**How to complete this task**:
In the listing below, find each line that holds "array" and list it.

**Materials provided**:
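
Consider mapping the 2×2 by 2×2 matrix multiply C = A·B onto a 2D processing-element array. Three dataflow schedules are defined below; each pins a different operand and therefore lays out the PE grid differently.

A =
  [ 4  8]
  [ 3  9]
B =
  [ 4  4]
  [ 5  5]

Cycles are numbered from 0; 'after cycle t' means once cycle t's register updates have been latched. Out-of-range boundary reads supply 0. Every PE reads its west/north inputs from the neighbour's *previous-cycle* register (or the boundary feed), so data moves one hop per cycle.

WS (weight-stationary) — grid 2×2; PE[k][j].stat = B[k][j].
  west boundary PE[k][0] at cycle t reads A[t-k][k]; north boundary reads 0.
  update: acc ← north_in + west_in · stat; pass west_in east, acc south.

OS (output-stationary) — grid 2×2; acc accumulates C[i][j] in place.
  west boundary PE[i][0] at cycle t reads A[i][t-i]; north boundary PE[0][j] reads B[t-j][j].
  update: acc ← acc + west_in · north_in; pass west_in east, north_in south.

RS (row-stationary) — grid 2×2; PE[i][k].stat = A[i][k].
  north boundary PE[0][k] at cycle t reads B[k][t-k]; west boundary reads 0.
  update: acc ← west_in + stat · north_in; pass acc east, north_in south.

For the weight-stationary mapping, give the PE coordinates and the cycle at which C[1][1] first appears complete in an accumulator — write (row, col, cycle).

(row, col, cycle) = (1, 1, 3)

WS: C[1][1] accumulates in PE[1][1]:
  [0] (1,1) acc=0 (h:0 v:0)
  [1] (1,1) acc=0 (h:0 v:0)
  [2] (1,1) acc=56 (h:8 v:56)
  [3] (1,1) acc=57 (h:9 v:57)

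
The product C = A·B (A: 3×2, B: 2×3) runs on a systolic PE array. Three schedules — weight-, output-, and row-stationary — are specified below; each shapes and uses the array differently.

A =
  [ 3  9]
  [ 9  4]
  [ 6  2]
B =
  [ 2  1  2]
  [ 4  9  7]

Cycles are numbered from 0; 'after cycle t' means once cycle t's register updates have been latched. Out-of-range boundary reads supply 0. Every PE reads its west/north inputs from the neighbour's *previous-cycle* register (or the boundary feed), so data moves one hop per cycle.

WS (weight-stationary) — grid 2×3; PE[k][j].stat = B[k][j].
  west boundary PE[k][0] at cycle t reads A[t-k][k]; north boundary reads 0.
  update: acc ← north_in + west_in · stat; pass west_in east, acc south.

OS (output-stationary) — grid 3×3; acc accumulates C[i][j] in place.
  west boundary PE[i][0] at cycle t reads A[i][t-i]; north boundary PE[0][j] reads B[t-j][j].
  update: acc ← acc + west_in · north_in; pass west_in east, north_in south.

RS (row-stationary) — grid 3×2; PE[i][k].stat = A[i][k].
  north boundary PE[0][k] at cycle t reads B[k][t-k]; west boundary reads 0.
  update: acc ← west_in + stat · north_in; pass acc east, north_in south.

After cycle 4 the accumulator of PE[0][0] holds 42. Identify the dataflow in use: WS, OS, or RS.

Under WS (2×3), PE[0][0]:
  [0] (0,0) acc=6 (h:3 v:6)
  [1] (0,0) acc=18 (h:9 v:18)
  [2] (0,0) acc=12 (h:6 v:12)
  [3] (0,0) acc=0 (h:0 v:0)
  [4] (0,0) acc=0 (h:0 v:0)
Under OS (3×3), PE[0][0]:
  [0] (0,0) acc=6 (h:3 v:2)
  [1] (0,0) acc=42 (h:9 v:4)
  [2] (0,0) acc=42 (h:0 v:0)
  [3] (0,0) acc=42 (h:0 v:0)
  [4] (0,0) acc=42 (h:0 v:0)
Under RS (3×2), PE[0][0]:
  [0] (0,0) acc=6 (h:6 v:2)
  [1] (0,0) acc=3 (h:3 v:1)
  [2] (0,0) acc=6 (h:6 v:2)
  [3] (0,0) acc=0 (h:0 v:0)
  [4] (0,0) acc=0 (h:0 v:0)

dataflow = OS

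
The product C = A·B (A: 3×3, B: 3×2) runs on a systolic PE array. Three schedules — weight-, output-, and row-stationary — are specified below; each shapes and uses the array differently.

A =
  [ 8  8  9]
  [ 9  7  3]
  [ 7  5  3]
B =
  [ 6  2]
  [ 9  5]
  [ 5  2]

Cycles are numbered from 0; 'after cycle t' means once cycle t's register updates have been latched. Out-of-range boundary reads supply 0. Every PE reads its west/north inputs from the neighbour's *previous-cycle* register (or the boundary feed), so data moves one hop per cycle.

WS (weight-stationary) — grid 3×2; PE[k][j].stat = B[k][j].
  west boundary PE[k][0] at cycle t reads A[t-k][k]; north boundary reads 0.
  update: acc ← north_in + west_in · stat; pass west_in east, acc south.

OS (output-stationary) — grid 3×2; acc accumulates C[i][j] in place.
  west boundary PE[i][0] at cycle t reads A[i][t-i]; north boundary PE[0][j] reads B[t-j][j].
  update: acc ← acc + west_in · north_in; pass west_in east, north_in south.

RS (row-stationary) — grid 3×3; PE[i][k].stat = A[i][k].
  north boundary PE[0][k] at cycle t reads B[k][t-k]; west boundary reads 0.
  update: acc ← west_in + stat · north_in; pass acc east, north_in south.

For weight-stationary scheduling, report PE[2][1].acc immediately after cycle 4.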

* * *

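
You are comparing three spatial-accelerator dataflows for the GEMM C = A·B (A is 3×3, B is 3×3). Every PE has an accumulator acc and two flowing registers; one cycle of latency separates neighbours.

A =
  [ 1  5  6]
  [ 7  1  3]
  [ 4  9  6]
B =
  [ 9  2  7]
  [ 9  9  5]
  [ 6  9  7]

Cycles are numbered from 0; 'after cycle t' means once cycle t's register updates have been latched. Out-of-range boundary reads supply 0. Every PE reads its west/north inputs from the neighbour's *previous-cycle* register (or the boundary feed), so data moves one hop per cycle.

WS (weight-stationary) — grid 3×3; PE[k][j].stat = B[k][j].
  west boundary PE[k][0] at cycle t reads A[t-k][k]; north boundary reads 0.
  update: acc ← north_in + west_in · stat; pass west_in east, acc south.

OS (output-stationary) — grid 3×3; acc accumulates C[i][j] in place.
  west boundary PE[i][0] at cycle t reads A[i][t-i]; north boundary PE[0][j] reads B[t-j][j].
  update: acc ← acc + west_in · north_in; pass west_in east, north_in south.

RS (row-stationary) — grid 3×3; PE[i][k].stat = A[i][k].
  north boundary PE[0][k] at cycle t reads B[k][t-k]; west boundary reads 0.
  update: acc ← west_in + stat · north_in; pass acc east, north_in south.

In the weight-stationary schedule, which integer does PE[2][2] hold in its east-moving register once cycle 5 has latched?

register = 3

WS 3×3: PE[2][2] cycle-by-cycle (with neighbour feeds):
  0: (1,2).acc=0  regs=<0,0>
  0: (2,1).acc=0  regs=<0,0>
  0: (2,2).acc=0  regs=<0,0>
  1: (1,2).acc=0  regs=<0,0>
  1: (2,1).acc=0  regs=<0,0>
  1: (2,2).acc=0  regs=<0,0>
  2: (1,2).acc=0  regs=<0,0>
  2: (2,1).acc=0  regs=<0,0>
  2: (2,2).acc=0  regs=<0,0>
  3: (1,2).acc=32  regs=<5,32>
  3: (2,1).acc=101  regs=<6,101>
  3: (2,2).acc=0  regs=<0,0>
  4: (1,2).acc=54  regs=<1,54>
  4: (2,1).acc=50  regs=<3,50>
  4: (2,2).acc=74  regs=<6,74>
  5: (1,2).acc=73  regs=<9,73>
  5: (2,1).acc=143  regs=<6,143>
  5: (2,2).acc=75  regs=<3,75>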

==

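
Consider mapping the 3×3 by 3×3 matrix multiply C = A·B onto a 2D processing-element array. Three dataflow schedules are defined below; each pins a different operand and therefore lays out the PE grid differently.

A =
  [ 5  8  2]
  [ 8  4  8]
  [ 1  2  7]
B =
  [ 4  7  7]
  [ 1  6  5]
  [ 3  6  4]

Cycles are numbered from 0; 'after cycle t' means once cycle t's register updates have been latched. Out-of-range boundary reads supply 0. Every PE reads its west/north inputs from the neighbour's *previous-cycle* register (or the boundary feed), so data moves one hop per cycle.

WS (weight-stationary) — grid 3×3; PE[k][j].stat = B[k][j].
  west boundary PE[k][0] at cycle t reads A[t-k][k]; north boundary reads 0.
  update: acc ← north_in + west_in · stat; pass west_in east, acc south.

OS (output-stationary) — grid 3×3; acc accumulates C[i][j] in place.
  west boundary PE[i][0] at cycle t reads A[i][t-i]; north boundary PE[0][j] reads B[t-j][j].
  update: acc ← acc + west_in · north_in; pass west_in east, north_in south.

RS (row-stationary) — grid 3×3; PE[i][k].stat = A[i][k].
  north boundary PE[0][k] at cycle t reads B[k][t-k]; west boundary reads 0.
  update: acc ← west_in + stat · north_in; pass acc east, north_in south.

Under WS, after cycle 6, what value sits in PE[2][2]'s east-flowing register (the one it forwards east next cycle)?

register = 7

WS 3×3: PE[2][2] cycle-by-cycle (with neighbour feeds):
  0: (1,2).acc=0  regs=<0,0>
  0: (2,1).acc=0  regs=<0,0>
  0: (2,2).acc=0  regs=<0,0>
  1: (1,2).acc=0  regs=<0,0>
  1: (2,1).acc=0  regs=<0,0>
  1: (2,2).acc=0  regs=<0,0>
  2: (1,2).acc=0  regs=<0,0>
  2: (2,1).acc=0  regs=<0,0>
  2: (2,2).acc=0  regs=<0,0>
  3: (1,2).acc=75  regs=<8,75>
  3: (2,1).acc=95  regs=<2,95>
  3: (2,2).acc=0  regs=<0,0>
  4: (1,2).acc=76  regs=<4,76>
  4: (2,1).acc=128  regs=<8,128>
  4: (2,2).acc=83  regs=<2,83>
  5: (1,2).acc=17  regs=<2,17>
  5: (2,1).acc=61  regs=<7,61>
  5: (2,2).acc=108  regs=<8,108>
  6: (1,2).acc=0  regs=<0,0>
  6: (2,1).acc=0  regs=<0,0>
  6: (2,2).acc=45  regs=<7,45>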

**Answer box**:
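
Consider mapping the 2×2 by 2×2 matrix multiply C = A·B onto a 2D processing-element array. Three dataflow schedules are defined below; each pins a different operand and therefore lays out the PE grid differently.
The product C = A·B (A: 3×2, B: 2×3) runs on a systolic PE array. Three schedules — weight-, output-, and row-stationary — are specified below; each shapes and uses the array differently.
The product C = A·B (A: 3×3, B: 3×2) runs on a systolic PE array. Three schedules — weight-, output-, and row-stationary — are specified below; each shapes and uses the array differently.
Consider mapping the 3×3 by 3×3 matrix multiply C = A·B onto a 2D processing-element array. Three dataflow schedules are defined below; each pins a different operand and therefore lays out the PE grid differently.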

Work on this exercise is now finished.